Exercise: Restate all of the data below word for word.
——————————
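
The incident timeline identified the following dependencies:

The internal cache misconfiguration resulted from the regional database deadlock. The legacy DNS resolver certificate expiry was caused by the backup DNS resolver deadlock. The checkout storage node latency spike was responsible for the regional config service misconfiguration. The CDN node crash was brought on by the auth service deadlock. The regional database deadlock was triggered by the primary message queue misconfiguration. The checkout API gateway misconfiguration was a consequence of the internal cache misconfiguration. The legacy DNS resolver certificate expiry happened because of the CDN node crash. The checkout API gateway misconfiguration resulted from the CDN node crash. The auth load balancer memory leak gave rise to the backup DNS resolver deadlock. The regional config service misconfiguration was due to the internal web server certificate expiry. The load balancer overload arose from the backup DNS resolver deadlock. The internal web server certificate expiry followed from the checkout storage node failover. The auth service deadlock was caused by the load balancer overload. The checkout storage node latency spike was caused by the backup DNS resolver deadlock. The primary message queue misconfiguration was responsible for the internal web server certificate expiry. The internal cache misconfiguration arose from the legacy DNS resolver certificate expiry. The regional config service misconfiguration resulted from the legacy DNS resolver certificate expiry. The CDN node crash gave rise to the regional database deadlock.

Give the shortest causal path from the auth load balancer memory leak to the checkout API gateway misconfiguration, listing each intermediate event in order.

the auth load balancer memory leak → the backup DNS resolver deadlock → the legacy DNS resolver certificate expiry → the internal cache misconfiguration → the checkout API gateway misconfiguration

the auth load balancer memory leak → the backup DNS resolver deadlock
the backup DNS resolver deadlock → the legacy DNS resolver certificate expiry
the legacy DNS resolver certificate expiry → the internal cache misconfiguration
the internal cache misconfiguration → the checkout API gateway misconfiguration
Length: 4 steps.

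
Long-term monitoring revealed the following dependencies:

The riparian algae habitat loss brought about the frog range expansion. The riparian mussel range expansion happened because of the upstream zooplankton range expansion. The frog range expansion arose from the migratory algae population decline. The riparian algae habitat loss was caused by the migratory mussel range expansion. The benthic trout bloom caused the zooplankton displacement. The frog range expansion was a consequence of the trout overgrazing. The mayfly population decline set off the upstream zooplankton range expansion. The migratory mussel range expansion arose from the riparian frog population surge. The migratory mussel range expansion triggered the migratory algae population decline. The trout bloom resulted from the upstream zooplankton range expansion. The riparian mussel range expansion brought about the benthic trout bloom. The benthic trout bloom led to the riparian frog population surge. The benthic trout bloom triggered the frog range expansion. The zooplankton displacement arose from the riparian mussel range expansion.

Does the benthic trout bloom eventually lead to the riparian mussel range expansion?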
——————————
Written response:
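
The incident timeline identified the following dependencies:

The internal cache misconfiguration resulted from the regional database deadlock. The legacy DNS resolver certificate expiry was caused by the backup DNS resolver deadlock. The checkout storage node latency spike was responsible for the regional config service misconfiguration. The CDN node crash was brought on by the auth service deadlock. The regional database deadlock was triggered by the primary message queue misconfiguration. The checkout API gateway misconfiguration was a consequence of the internal cache misconfiguration. The legacy DNS resolver certificate expiry happened because of the CDN node crash. The checkout API gateway misconfiguration resulted from the CDN node crash. The auth load balancer memory leak gave rise to the backup DNS resolver deadlock. The regional config service misconfiguration was due to the internal web server certificate expiry. The load balancer overload arose from the backup DNS resolver deadlock. The internal web server certificate expiry followed from the checkout storage node failover. The auth service deadlock was caused by the load balancer overload. The checkout storage node latency spike was caused by the backup DNS resolver deadlock. The primary message queue misconfiguration was responsible for the internal web server certificate expiry. The internal cache misconfiguration arose from the legacy DNS resolver certificate expiry. The regional config service misconfiguration resulted from the legacy DNS resolver certificate expiry. The CDN node crash gave rise to the regional database deadlock.

Give the shortest causal path from the auth load balancer memory leak to the checkout API gateway misconfiguration, listing each intermediate event in order.

the auth load balancer memory leak → the backup DNS resolver deadlock → the legacy DNS resolver certificate expiry → the internal cache misconfiguration → the checkout API gateway misconfiguration

the auth load balancer memory leak → the backup DNS resolver deadlock
the backup DNS resolver deadlock → the legacy DNS resolver certificate expiry
the legacy DNS resolver certificate expiry → the internal cache misconfiguration
the internal cache misconfiguration → the checkout API gateway misconfiguration
Length: 4 steps.

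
Long-term monitoring revealed the following dependencies:

The riparian algae habitat loss brought about the frog range expansion. The riparian mussel range expansion happened because of the upstream zooplankton range expansion. The frog range expansion arose from the migratory algae population decline. The riparian algae habitat loss was caused by the migratory mussel range expansion. The benthic trout bloom caused the zooplankton displacement. The frog range expansion was a consequence of the trout overgrazing. The mayfly population decline set off the upstream zooplankton range expansion. The migratory mussel range expansion arose from the riparian frog population surge. The migratory mussel range expansion triggered the migratory algae population decline. The trout bloom resulted from the upstream zooplankton range expansion. The riparian mussel range expansion brought about the benthic trout bloom. The benthic trout bloom led to the riparian frog population surge. The benthic trout bloom triggered the frog range expansion. The zooplankton displacement arose from the riparian mussel range expansion.

Does the benthic trout bloom eventually lead to the riparian mussel range expansion?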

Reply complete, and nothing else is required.